### Exercise
Exactly the lines from the one with "414.3 g of water" through the end of the records below are to be output, the first and last included, and no others.

━━━━━ Provided records ━━━━━

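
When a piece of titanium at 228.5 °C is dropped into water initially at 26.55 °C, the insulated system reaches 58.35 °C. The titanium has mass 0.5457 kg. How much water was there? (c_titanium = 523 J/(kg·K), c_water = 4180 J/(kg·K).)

m ≈ 0.365 kg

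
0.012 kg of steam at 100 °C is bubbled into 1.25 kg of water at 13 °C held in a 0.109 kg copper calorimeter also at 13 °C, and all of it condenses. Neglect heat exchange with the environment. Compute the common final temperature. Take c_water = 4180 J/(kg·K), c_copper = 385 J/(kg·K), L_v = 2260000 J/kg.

Taking heat into each body as positive, Σ m c ΔT = 0:
steam→water at 100 °C releases m L_v = 0.012×2260000 = 27120; condensate cools 100→T: 0.012×4180×(T − 100) = 50.16(T − 100); water warms: 1.25×4180×(T − 13) = 5225(T − 13); cup: 41.97(T − 13)
5317.1 T = 27120 + 5016 + 68471 = 100607
T ≈ 18.92 °C, under the boiling point, so the assumption holds.

T_f ≈ 18.9 °C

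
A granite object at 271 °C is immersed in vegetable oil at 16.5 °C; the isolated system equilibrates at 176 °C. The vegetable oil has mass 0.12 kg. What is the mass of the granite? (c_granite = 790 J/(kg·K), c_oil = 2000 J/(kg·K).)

m ≈ 0.51 kg

Taking heat into each body as positive, Σ m c ΔT = 0:
m·790·(176 − 271) + 0.12·2000·(176 − 16.5) = 0
-75050 m = -38280
m = -38280/-75050 ≈ 0.5101 kg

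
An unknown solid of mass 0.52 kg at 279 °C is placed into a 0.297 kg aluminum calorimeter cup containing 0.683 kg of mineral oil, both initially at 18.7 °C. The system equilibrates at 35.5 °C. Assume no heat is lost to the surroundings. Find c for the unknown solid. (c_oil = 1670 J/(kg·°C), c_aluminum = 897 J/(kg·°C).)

Conservation of energy gives ΣQ = 0:
0.52×c×(35.5 − 279) + 0.683×1670×(35.5 − 18.7) + 0.297×897×(35.5 − 18.7) = 0
-126.62 c = -23638
c = -23638/-126.62 ≈ 186.7 J/(kg·°C)

c ≈ 187 J/(kg·°C)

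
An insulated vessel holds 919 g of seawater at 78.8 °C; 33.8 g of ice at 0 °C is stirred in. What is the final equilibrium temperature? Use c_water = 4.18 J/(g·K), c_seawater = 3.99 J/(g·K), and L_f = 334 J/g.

Sum of m c ΔT and latent-heat terms is zero:
latent heat to melt: 33.8·334 = 11289; warm the meltwater: 141.28 T; seawater cools: 919·3.99·(T − 78.8) = 3666.8(T − 78.8)
3808.1 T = 288945 − 11289 = 277655
T ≈ 72.91 °C — above 0 °C, consistent with complete melting.

T_f ≈ 72.9 °C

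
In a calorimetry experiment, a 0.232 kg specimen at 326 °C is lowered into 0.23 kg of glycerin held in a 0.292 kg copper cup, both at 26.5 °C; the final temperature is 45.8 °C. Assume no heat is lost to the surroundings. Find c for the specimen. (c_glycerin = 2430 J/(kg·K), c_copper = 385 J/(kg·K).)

Taking heat into each body as positive, Σ m c ΔT = 0:
0.232·c·(45.8 − 326) + 0.23·2430·(45.8 − 26.5) + 0.292·385·(45.8 − 26.5) = 0
-65.01 c = -12956
c = -12956/-65.01 ≈ 199.3 J/(kg·K)

c ≈ 199 J/(kg·K)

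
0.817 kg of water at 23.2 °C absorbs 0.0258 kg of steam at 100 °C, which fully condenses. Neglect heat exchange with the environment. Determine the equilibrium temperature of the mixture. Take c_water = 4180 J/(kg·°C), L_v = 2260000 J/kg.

T_f ≈ 42.1 °C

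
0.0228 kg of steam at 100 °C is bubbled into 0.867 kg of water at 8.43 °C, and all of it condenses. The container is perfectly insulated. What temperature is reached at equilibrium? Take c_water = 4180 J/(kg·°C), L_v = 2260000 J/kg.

Net heat exchanged in the isolated system is zero:
steam→water at 100 °C releases m L_v = 0.0228×2260000 = 51528; condensate cools 100→T: 0.0228×4180×(T − 100) = 95.3(T − 100); water warms: 0.867×4180×(T − 8.43) = 3624.1(T − 8.43)
3719.4 T = 51528 + 9530.4 + 30551 = 91609
T ≈ 24.63 °C, under the boiling point, so the assumption holds.

T_f ≈ 24.6 °C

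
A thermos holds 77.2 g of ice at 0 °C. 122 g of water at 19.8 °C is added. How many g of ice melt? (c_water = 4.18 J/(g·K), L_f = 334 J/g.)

m_melted ≈ 30.2 g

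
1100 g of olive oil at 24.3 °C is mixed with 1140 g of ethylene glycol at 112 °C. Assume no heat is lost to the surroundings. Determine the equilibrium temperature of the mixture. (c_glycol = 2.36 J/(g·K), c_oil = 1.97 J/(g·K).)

T_f ≈ 72.9 °C

Net heat exchanged in the isolated system is zero:
1140*2.36*(T − 112) + 1100*1.97*(T − 24.3) = 0
2690.4(T − 112) + 2167(T − 24.3) = 0
(2690.4 + 2167) T = 2690.4*112 + 2167*24.3
T = 353983/4857.4 ≈ 72.87 °C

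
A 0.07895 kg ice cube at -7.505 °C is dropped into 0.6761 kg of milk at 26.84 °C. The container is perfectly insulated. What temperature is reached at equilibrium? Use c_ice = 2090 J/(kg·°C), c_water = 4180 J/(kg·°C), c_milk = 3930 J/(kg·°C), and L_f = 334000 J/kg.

Net heat exchanged in the isolated system is zero:
warm ice to 0 °C: 0.07895·2090·(0 − (-7.505)) = 1238.4
  melt ice: 0.07895·334000 = 26369
  meltwater 0→T: 0.07895·4180·T = 330.01 T
  milk cools: 0.6761·3930·(T − 26.84) = 2657.1(T − 26.84)
2987.1 T = 71316 − 27608 = 43708
T ≈ 14.63 °C. Since T > 0 °C, the all-ice-melts assumption holds.

T_f ≈ 14.6 °C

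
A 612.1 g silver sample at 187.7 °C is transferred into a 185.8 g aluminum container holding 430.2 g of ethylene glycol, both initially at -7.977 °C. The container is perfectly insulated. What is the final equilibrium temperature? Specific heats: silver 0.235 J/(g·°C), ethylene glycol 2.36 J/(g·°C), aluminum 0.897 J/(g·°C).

T_f ≈ 13.3 °C

T_f is the heat-capacity-weighted average of the initial temperatures:
T_f = (143.84×187.7 + 1015.3×(-7.977) + 166.66×(-7.977)) / (143.84 + 1015.3 + 166.66)
    = 17571 / 1325.8 ≈ 13.25 °C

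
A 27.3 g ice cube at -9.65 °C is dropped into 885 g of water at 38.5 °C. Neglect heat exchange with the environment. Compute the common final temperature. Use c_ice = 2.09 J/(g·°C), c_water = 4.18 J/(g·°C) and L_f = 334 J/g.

T_f ≈ 34.8 °C

Energy balance with sensible and latent terms:
warm ice to 0 °C: 27.3·2.09·(0 − (-9.65)) = 550.6; melt ice: 27.3·334 = 9118.2; warm the meltwater: 114.11 T; water: 3699.3(T − 38.5)
3813.4 T = 142423 − 9668.8 = 132754
T ≈ 34.81 °C — above 0 °C, consistent with complete melting.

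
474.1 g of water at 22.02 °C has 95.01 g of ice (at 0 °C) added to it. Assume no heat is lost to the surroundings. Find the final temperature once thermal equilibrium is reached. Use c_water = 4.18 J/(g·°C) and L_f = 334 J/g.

Net heat exchanged in the isolated system is zero:
latent heat to melt: 95.01·334 = 31733
  warm the meltwater: 397.14 T
  water cools: 474.1·4.18·(T − 22.02) = 1981.7(T − 22.02)
2378.9 T = 43638 − 31733 = 11905
T ≈ 5.00 °C. Since T > 0 °C, the all-ice-melts assumption holds.

T_f ≈ 5.0 °C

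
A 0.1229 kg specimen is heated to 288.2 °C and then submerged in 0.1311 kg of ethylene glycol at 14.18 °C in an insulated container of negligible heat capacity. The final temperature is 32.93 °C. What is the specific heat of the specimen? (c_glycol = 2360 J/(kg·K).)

c ≈ 185 J/(kg·K)

Taking heat into each body as positive, Σ m c ΔT = 0:
0.1229·c·(32.93 − 288.2) + 0.1311·2360·(32.93 − 14.18) = 0
-31.37 c = -5801.2
c = -5801.2/-31.37 ≈ 184.9 J/(kg·K)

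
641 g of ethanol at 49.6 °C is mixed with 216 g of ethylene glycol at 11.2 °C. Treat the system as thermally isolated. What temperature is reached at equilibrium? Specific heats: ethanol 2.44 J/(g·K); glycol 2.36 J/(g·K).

T_f is the heat-capacity-weighted average of the initial temperatures:
T_f = (1564·49.6 + 509.76·11.2) / (1564 + 509.76)
    = 83286 / 2073.8 ≈ 40.16 °C

T_f ≈ 40.2 °C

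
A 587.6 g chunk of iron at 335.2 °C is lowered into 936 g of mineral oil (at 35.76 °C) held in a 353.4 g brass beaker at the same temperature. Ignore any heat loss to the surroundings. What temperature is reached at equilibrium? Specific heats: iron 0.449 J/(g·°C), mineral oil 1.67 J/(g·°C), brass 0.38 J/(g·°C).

Conservation of energy gives ΣQ = 0:
587.6·0.449·(T − 335.2) + 936·1.67·(T − 35.76) + 353.4·0.38·(T − 35.76) = 0
263.83(T − 335.2) + 1563.1(T − 35.76) + 134.29(T − 35.76) = 0
(263.83 + 1563.1 + 134.29) T = 263.83·335.2 + 1563.1·35.76 + 134.29·35.76
T = 149136/1961.2 ≈ 76.04 °C

T_f ≈ 76.0 °C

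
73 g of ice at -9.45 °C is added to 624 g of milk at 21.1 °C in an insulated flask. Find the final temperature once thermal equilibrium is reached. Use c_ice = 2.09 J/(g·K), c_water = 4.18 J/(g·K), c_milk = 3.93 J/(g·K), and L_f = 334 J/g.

Net heat exchanged in the isolated system is zero:
ice -9.45→0 °C: 73·2.09·9.45 = 1441.8; fusion: m_ice L_f = 73·334 = 24382; meltwater 0→T: 73·4.18·T = 305.14 T; milk: 2452.3(T − 21.1)
2757.5 T = 51744 − 25824 = 25920
T ≈ 9.40 °C (positive, so assuming full melt was valid).

T_f ≈ 9.4 °C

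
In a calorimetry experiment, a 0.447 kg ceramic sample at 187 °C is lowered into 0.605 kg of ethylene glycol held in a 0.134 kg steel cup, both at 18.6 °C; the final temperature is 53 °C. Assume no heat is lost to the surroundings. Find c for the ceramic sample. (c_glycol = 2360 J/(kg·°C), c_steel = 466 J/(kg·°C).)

Conservation of energy gives ΣQ = 0:
0.447·c·(53 − 187) + 0.605·2360·(53 − 18.6) + 0.134·466·(53 − 18.6) = 0
-59.9 c = -51264
c = -51264/-59.9 ≈ 855.9 J/(kg·°C)

c ≈ 856 J/(kg·°C)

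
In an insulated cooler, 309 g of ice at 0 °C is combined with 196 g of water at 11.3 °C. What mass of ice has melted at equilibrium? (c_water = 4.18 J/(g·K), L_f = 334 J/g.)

m_melted ≈ 27.7 g

Heat available from the water dropping to 0 °C: 196·4.18·11.3 = 9257.9 J.
Melting all 309 g of ice would need 309·334 = 103206 J.
That's not enough to melt it all — equilibrium is at 0 °C with ice remaining.
m_melted·334 = 9257.9  ⇒  m_melted ≈ 27.72 g.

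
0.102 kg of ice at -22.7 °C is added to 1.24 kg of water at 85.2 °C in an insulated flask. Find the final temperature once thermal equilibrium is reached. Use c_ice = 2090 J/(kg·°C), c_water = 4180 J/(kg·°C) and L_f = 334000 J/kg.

Taking heat into each body as positive, Σ m c ΔT = 0:
ice -22.7→0 °C: 0.102·2090·22.7 = 4839.2; latent heat to melt: 0.102·334000 = 34068; meltwater 0→T: 0.102·4180·T = 426.36 T; water: 5183.2(T − 85.2)
5609.6 T = 441609 − 38907 = 402701
T ≈ 71.79 °C. Since T > 0 °C, the all-ice-melts assumption holds.

T_f ≈ 71.8 °C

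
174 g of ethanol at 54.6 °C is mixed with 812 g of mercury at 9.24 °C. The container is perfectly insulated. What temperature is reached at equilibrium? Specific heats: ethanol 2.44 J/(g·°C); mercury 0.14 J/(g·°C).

T_f ≈ 45.0 °C

T_f = Σ m_i c_i T_i / Σ m_i c_i:
T_f = (424.56·54.6 + 113.68·9.24) / (424.56 + 113.68)
    = 24231 / 538.24 ≈ 45.02 °C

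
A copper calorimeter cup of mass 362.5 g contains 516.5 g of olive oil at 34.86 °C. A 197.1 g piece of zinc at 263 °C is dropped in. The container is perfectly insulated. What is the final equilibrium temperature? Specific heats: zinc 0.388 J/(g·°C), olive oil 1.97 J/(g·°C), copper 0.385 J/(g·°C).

With ΣQ=0 the equilibrium temperature is the m·c-weighted mean:
T_f = (76.47×263 + 1017.5×34.86 + 139.56×34.86) / (76.47 + 1017.5 + 139.56)
    = 60448 / 1233.5 ≈ 49.00 °C

T_f ≈ 49.0 °C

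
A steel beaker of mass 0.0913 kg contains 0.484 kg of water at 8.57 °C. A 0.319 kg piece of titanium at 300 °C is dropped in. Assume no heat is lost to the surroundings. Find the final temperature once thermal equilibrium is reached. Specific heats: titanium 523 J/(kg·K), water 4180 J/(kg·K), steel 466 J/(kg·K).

With ΣQ=0 the equilibrium temperature is the m·c-weighted mean:
T_f = (166.84×300 + 2023.1×8.57 + 42.55×8.57) / (166.84 + 2023.1 + 42.55)
    = 67754 / 2232.5 ≈ 30.35 °C

T_f ≈ 30.3 °C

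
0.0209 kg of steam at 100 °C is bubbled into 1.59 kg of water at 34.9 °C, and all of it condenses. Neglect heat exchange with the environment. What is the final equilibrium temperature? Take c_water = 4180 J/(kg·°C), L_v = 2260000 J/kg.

Heat gained plus heat lost sum to zero:
steam→water at 100 °C releases m L_v = 0.0209·2260000 = 47234
  condensate cools 100→T: 0.0209·4180·(T − 100) = 87.36(T − 100)
  water warms: 1.59·4180·(T − 34.9) = 6646.2(T − 34.9)
6733.6 T = 47234 + 8736.2 + 231952 = 287923
T ≈ 42.76 °C, under the boiling point, so the assumption holds.

T_f ≈ 42.8 °C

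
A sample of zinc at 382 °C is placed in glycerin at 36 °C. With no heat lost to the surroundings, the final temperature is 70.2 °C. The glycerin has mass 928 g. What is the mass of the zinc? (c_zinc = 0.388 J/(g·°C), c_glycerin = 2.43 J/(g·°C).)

m ≈ 637 g

Heat gained plus heat lost sum to zero:
m·0.388·(70.2 − 382) + 928·2.43·(70.2 − 36) = 0
-120.98 m = -77122
m = -77122/-120.98 ≈ 637.5 g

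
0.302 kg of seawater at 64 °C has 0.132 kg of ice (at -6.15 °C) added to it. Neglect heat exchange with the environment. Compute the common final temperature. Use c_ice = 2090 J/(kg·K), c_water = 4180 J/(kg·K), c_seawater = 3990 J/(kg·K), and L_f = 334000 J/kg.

Sum of m c ΔT and latent-heat terms is zero:
warm ice to 0 °C: 0.132·2090·(0 − (-6.15)) = 1696.7; latent heat to melt: 0.132·334000 = 44088; warm the meltwater: 551.76 T; seawater cools: 0.302·3990·(T − 64) = 1205(T − 64)
1756.7 T = 77119 − 45785 = 31334
T ≈ 17.84 °C. Since T > 0 °C, the all-ice-melts assumption holds.

T_f ≈ 17.8 °C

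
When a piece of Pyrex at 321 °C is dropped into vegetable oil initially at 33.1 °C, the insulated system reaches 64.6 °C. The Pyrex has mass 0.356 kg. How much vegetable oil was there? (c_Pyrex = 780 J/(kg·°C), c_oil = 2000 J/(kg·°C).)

m ≈ 1.13 kg

Net heat exchanged in the isolated system is zero:
0.356·780·(64.6 − 321) + m·2000·(64.6 − 33.1) = 0
63000 m = 71197
m = 71197/63000 ≈ 1.13 kg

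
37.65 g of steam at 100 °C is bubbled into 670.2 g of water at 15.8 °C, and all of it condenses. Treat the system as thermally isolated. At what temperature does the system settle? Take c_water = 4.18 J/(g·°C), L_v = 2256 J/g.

T_f ≈ 49.0 °C

Energy balance with sensible and latent terms:
steam→water at 100 °C releases m L_v = 37.65·2256 = 84938
  condensed water 100 °C→T: 157.38(T − 100)
  water warms: 670.2·4.18·(T − 15.8) = 2801.4(T − 15.8)
2958.8 T = 84938 + 15738 + 44263 = 144939
T ≈ 48.99 °C, under the boiling point, so the assumption holds.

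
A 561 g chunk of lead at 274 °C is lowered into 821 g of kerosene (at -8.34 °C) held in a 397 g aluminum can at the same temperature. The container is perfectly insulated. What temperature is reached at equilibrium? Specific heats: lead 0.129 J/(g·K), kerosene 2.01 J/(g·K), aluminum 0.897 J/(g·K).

T_f = Σ m_i c_i T_i / Σ m_i c_i:
T_f = (72.37×274 + 1650.2×(-8.34) + 356.11×(-8.34)) / (72.37 + 1650.2 + 356.11)
    = 3096.4 / 2078.7 ≈ 1.49 °C

T_f ≈ 1.5 °C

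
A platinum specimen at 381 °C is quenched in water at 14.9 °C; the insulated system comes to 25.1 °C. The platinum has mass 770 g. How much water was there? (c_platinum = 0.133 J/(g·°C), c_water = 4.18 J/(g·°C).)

m ≈ 855 g

Energy conservation, ΣQ = 0:
770×0.133×(25.1 − 381) + m×4.18×(25.1 − 14.9) = 0
42.64 m = 36448
m = 36448/42.64 ≈ 854.9 g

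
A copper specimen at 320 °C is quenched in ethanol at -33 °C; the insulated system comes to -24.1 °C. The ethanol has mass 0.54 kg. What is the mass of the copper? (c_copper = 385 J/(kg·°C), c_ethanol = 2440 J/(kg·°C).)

m ≈ 0.0885 kg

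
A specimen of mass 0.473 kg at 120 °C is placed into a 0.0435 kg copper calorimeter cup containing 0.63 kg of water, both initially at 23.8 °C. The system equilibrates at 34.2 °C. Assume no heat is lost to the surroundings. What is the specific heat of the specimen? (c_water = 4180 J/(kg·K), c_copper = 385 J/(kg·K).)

Heat gained plus heat lost sum to zero:
0.473×c×(34.2 − 120) + 0.63×4180×(34.2 − 23.8) + 0.0435×385×(34.2 − 23.8) = 0
-40.58 c = -27562
c = -27562/-40.58 ≈ 679.1 J/(kg·K)

c ≈ 679 J/(kg·K)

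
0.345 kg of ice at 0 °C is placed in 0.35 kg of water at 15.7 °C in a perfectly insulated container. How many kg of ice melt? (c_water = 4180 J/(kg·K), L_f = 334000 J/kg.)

m_melted ≈ 0.0688 kg

Water can give up m c ΔT = 0.35·4180·15.7 = 22969 J before reaching 0 °C.
Melting all 0.345 kg of ice would need 0.345·334000 = 115230 J.
That's not enough to melt it all — equilibrium is at 0 °C with ice remaining.
m_melted·334000 = 22969  ⇒  m_melted ≈ 0.06877 kg.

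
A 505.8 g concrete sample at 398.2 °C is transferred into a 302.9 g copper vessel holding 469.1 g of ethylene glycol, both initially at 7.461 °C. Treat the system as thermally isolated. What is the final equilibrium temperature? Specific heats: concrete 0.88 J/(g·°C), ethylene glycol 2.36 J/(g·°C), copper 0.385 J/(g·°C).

Let T be the final temperature. ΣQ_i = 0:
505.8*0.88*(T − 398.2) + 469.1*2.36*(T − 7.461) + 302.9*0.385*(T − 7.461) = 0
445.1(T − 398.2) + 1107.1(T − 7.461) + 116.62(T − 7.461) = 0
1668.8 T = 186370
T = 186370 / 1668.8 = 112 °C

T_f ≈ 111.7 °C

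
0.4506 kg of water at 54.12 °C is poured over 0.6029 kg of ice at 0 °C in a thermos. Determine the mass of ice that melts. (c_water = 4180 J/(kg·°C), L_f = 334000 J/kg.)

Cooling the water to 0 °C releases 0.4506·4180·54.12 = 101935 J.
Melting all 0.6029 kg of ice would need 0.6029·334000 = 201369 J.
That's not enough to melt it all — equilibrium is at 0 °C with ice remaining.
Mass melted = 101935/334000 ≈ 0.3052 kg.

m_melted ≈ 0.305 kg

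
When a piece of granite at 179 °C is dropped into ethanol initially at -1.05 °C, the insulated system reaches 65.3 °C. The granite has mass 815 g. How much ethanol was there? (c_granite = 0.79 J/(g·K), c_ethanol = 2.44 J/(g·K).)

m ≈ 452 g

Setting the total heat transfer to zero:
815·0.79·(65.3 − 179) + m·2.44·(65.3 − (-1.05)) = 0
161.89 m = 73206
m = 73206/161.89 ≈ 452.2 g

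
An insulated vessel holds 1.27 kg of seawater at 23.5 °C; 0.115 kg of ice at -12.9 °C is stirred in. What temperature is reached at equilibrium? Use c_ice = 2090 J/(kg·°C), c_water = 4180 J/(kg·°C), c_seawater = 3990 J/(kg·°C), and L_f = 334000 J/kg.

T_f ≈ 14.0 °C

Conservation of energy gives ΣQ = 0:
ice -12.9→0 °C: 0.115·2090·12.9 = 3100.5
  fusion: m_ice L_f = 0.115·334000 = 38410
  warm the meltwater: 480.7 T
  seawater cools: 1.27·3990·(T − 23.5) = 5067.3(T − 23.5)
5548 T = 119082 − 41511 = 77571
T ≈ 13.98 °C (positive, so assuming full melt was valid).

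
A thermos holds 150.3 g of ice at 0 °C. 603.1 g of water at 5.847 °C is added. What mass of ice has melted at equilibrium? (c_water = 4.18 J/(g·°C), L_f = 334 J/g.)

m_melted ≈ 44.1 g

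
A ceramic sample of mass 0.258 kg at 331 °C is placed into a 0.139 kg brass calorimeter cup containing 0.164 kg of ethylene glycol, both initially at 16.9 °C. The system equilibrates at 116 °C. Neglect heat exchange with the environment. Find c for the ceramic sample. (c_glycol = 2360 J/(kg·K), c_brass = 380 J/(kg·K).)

c ≈ 786 J/(kg·K)

Energy conservation, ΣQ = 0:
0.258·c·(116 − 331) + 0.164·2360·(116 − 16.9) + 0.139·380·(116 − 16.9) = 0
-55.47 c = -43590
c = -43590/-55.47 ≈ 785.8 J/(kg·K)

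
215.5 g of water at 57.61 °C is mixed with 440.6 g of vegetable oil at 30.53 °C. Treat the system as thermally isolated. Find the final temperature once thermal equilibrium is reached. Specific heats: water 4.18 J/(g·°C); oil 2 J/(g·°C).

T_f ≈ 44.2 °C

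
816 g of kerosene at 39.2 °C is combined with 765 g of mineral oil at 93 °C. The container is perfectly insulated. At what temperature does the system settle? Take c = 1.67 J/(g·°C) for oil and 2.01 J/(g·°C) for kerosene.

Set heat shed by the hot body equal to heat absorbed by the cold body:
765×1.67×(93 − T) = 816×2.01×(T − 39.2)
1277.5(93 − T) = 1640.2(T − 39.2)
2917.7 T = 183106  ⇒  T ≈ 62.76 °C

T_f ≈ 62.8 °C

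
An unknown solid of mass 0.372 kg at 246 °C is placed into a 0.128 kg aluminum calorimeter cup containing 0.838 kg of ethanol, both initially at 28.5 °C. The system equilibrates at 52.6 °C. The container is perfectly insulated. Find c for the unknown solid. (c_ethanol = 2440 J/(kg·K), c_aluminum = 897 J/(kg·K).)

Conservation of energy gives ΣQ = 0:
0.372×c×(52.6 − 246) + 0.838×2440×(52.6 − 28.5) + 0.128×897×(52.6 − 28.5) = 0
-71.94 c = -52045
c = -52045/-71.94 ≈ 723.4 J/(kg·K)

c ≈ 723 J/(kg·K)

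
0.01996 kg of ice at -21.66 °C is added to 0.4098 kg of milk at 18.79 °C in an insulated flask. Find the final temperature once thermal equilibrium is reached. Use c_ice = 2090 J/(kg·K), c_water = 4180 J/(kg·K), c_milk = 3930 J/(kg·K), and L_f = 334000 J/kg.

Let T be the final temperature. ΣQ_i = 0:
warm ice to 0 °C: 0.01996·2090·(0 − (-21.66)) = 903.58; latent heat to melt: 0.01996·334000 = 6666.6; meltwater 0→T: 0.01996·4180·T = 83.43 T; milk cools: 0.4098·3930·(T − 18.79) = 1610.5(T − 18.79)
1693.9 T = 30262 − 7570.2 = 22691
T ≈ 13.40 °C — above 0 °C, consistent with complete melting.

T_f ≈ 13.4 °C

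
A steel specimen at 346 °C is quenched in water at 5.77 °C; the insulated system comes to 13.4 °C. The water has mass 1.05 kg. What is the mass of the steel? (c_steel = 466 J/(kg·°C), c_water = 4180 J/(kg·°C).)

m ≈ 0.216 kg

Heat lost by the steel = heat gained by the water:
m·466·(346 − 13.4) = 1.05·4180·(13.4 − 5.77)
154992 m = 33488  ⇒  m ≈ 0.2161 kg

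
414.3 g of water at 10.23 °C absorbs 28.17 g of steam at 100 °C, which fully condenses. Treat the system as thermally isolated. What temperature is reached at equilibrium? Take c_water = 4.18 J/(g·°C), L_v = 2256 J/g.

T_f ≈ 50.3 °C

Let T be the final temperature. ΣQ_i = 0:
latent heat released on condensation: 28.17·2256 = 63552; condensed water 100 °C→T: 117.75(T − 100); original water: 1731.8(T − 10.23)
1849.5 T = 63552 + 11775 + 17716 = 93043
T ≈ 50.31 °C (< 100 °C, so full condensation is consistent).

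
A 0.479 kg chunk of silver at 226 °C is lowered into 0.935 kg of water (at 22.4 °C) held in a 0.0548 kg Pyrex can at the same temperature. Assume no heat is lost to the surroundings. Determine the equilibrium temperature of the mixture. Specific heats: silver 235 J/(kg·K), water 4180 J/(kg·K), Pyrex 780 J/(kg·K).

T_f = Σ m_i c_i T_i / Σ m_i c_i:
T_f = (112.56×226 + 3908.3×22.4 + 42.74×22.4) / (112.56 + 3908.3 + 42.74)
    = 113943 / 4063.6 ≈ 28.04 °C

T_f ≈ 28.0 °C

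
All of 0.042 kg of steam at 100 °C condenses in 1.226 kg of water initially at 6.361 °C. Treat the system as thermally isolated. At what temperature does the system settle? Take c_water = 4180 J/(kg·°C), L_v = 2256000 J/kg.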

━━━━━

### Solved problem
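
414.3 g of water at 10.23 °C absorbs 28.17 g of steam at 100 °C, which fully condenses. Treat the system as thermally isolated. What temperature is reached at equilibrium? Take c_water = 4.18 J/(g·°C), L_v = 2256 J/g.

T_f ≈ 50.3 °C

Let T be the final temperature. ΣQ_i = 0:
latent heat released on condensation: 28.17·2256 = 63552; condensed water 100 °C→T: 117.75(T − 100); original water: 1731.8(T − 10.23)
1849.5 T = 63552 + 11775 + 17716 = 93043
T ≈ 50.31 °C (< 100 °C, so full condensation is consistent).

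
A 0.479 kg chunk of silver at 226 °C is lowered into 0.935 kg of water (at 22.4 °C) held in a 0.0548 kg Pyrex can at the same temperature. Assume no heat is lost to the surroundings. Determine the equilibrium temperature of the mixture. Specific heats: silver 235 J/(kg·K), water 4180 J/(kg·K), Pyrex 780 J/(kg·K).

T_f = Σ m_i c_i T_i / Σ m_i c_i:
T_f = (112.56×226 + 3908.3×22.4 + 42.74×22.4) / (112.56 + 3908.3 + 42.74)
    = 113943 / 4063.6 ≈ 28.04 °C

T_f ≈ 28.0 °C

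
All of 0.042 kg of steam at 100 °C condenses in 1.226 kg of water initially at 6.361 °C. Treat the system as thermally isolated. At what temperature does the system settle? Take c_water = 4180 J/(kg·°C), L_v = 2256000 J/kg.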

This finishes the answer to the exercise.